Problem to solve
Restate word for word the lines of the data below, from the first through the one that has "T6: rotate counter-clockwise".
____ Recorded data
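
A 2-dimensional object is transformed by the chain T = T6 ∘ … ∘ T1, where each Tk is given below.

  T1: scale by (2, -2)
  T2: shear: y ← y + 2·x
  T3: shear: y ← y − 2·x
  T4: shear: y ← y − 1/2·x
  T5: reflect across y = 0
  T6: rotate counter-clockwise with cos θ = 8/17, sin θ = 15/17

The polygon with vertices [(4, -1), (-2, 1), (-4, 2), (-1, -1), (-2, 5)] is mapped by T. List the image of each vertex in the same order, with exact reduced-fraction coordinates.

T1 scale by (2, -2): (4, -1) → (8, 2); (-2, 1) → (-4, -2); (-4, 2) → (-8, -4); (-1, -1) → (-2, 2); (-2, 5) → (-4, -10)
T2 shear: y ← y + 2·x: (8, 2) → (8, 18); (-4, -2) → (-4, -10); (-8, -4) → (-8, -20); (-2, 2) → (-2, -2); (-4, -10) → (-4, -18)
T3 shear: y ← y − 2·x: (8, 18) → (8, 2); (-4, -10) → (-4, -2); (-8, -20) → (-8, -4); (-2, -2) → (-2, 2); (-4, -18) → (-4, -10)
T4 shear: y ← y − 1/2·x: (8, 2) → (8, -2); (-4, -2) → (-4, 0); (-8, -4) → (-8, 0); (-2, 2) → (-2, 3); (-4, -10) → (-4, -8)
T5 reflect across y = 0: (8, -2) → (8, 2); (-4, 0) → (-4, 0); (-8, 0) → (-8, 0); (-2, 3) → (-2, -3); (-4, -8) → (-4, 8)
T6 rotate counter-clockwise with cos θ = 8/17, sin θ = 15/17: (8, 2) → (2, 8); (-4, 0) → (-32/17, -60/17); (-8, 0) → (-64/17, -120/17); (-2, -3) → (29/17, -54/17); (-4, 8) → (-152/17, 4/17)

image vertices: (2, 8), (-32/17, -60/17), (-64/17, -120/17), (29/17, -54/17), (-152/17, 4/17)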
________
Your solution
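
A 2-dimensional object is transformed by the chain T = T6 ∘ … ∘ T1, where each Tk is given below.

  T1: scale by (2, -2)
  T2: shear: y ← y + 2·x
  T3: shear: y ← y − 2·x
  T4: shear: y ← y − 1/2·x
  T5: reflect across y = 0
  T6: rotate counter-clockwise with cos θ = 8/17, sin θ = 15/17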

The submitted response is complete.